-------- Stored data

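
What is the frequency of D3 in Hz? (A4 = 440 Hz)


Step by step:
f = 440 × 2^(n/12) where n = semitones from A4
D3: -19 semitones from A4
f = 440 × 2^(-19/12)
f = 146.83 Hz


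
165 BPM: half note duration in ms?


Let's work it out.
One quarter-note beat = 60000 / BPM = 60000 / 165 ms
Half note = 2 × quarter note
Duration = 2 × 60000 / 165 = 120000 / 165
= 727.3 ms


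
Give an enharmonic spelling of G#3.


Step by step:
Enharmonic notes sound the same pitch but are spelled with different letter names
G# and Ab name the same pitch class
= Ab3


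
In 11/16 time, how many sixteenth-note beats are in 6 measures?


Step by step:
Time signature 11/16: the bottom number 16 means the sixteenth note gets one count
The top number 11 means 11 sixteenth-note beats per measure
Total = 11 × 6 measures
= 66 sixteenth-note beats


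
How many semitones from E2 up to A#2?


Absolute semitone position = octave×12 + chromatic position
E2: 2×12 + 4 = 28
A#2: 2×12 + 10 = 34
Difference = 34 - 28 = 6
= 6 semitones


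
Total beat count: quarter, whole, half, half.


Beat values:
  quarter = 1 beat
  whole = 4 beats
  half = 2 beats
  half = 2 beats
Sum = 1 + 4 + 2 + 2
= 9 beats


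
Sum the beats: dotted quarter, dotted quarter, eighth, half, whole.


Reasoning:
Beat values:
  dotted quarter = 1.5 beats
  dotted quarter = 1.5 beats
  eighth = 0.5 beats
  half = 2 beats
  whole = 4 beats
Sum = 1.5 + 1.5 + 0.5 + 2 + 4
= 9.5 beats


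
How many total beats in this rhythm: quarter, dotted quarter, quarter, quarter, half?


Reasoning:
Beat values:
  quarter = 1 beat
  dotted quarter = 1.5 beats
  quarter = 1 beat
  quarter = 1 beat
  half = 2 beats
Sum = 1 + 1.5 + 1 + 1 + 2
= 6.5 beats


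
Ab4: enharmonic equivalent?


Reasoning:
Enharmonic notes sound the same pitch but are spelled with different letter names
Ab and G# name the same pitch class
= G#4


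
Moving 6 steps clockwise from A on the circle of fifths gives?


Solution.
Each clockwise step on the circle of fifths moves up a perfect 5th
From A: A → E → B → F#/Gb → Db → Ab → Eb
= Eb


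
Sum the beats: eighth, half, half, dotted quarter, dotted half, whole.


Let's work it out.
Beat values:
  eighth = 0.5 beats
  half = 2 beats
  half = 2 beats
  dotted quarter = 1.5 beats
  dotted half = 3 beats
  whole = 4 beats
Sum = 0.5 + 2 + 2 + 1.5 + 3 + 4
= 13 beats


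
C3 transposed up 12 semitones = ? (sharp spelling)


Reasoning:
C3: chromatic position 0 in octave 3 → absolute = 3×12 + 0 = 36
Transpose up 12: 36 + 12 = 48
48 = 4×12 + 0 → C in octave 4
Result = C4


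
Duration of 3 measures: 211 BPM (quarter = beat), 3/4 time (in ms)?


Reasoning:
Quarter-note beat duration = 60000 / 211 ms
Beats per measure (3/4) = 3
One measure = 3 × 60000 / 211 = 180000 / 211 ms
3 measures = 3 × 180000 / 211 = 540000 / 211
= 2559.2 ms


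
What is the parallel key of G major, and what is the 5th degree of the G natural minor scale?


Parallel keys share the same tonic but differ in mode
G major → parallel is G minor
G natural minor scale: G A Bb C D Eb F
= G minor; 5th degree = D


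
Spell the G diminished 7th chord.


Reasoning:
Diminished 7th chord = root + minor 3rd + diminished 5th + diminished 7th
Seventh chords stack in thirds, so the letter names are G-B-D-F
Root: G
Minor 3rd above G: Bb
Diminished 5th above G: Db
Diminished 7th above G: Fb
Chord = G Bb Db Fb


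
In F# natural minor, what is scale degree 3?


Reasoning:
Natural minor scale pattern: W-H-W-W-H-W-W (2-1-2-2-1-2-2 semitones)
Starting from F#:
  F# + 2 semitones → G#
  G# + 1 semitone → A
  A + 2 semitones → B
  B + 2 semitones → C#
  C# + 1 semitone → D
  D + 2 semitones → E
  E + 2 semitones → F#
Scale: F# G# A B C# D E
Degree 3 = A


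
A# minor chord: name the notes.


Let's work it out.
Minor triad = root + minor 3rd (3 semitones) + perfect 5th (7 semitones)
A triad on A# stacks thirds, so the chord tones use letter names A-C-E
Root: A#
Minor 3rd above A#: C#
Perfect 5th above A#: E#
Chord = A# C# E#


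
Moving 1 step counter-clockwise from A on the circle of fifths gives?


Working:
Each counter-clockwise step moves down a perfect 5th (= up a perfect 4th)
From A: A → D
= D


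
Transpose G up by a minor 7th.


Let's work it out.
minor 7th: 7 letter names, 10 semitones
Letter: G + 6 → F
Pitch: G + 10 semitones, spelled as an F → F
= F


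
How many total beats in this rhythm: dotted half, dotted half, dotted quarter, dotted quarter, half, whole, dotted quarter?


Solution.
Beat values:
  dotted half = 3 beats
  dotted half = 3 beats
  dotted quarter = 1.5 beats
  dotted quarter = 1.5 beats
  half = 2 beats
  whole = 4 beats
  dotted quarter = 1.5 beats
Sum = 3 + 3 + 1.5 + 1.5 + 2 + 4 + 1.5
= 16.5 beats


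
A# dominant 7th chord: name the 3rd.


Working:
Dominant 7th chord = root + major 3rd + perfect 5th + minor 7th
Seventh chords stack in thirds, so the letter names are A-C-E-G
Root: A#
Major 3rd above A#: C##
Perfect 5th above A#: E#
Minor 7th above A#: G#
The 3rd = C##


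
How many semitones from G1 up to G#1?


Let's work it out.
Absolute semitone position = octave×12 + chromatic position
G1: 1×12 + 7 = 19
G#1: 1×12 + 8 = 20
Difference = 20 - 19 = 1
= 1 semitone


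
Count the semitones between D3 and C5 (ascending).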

----------------
-------- Stored data

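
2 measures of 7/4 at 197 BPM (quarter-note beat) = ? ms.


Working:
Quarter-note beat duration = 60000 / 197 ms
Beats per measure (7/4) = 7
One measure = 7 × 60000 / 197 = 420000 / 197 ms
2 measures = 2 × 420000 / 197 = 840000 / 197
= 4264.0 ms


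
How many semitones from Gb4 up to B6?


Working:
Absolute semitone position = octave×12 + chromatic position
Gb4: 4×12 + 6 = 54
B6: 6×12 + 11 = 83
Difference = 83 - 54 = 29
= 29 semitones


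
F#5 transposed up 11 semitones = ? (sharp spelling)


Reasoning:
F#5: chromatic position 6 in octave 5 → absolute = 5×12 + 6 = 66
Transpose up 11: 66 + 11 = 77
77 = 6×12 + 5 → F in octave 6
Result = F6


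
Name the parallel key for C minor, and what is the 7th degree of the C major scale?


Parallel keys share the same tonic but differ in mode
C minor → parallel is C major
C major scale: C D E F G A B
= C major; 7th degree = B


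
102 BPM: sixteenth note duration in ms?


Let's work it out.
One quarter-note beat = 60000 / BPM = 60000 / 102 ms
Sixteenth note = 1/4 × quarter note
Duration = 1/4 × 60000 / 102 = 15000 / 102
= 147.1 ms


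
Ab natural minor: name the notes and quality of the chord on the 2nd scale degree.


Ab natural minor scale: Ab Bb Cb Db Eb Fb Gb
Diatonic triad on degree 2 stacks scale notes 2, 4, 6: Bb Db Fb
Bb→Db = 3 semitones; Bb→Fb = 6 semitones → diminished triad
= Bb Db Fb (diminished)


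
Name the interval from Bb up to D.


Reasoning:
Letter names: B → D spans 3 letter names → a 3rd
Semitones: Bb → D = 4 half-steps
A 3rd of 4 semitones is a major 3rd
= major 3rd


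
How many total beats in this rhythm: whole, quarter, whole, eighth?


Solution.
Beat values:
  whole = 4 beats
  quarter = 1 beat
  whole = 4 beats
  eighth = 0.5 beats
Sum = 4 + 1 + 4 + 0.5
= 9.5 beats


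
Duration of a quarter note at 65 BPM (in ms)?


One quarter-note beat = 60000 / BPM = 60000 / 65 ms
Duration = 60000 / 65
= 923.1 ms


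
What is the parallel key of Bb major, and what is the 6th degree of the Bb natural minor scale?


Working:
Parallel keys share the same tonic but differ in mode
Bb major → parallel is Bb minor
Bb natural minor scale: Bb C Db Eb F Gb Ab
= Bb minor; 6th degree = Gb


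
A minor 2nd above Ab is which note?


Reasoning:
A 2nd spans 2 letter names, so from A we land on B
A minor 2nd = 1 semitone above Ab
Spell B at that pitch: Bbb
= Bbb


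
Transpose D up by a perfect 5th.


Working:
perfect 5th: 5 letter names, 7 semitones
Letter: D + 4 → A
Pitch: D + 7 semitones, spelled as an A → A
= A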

----------------

» **Problem to solve**: All that should be written out is the stretch of lines above between the one holding "How many total beats in this rhythm: dotted" and the one holding "Count the semitones", inclusive, exactly as given.

» **Task answer**:
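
How many total beats in this rhythm: dotted half, dotted half, dotted quarter, dotted quarter, half, whole, dotted quarter?


Solution.
Beat values:
  dotted half = 3 beats
  dotted half = 3 beats
  dotted quarter = 1.5 beats
  dotted quarter = 1.5 beats
  half = 2 beats
  whole = 4 beats
  dotted quarter = 1.5 beats
Sum = 3 + 3 + 1.5 + 1.5 + 2 + 4 + 1.5
= 16.5 beats


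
A# dominant 7th chord: name the 3rd.


Working:
Dominant 7th chord = root + major 3rd + perfect 5th + minor 7th
Seventh chords stack in thirds, so the letter names are A-C-E-G
Root: A#
Major 3rd above A#: C##
Perfect 5th above A#: E#
Minor 7th above A#: G#
The 3rd = C##


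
How many semitones from G1 up to G#1?


Let's work it out.
Absolute semitone position = octave×12 + chromatic position
G1: 1×12 + 7 = 19
G#1: 1×12 + 8 = 20
Difference = 20 - 19 = 1
= 1 semitone


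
Count the semitones between D3 and C5 (ascending).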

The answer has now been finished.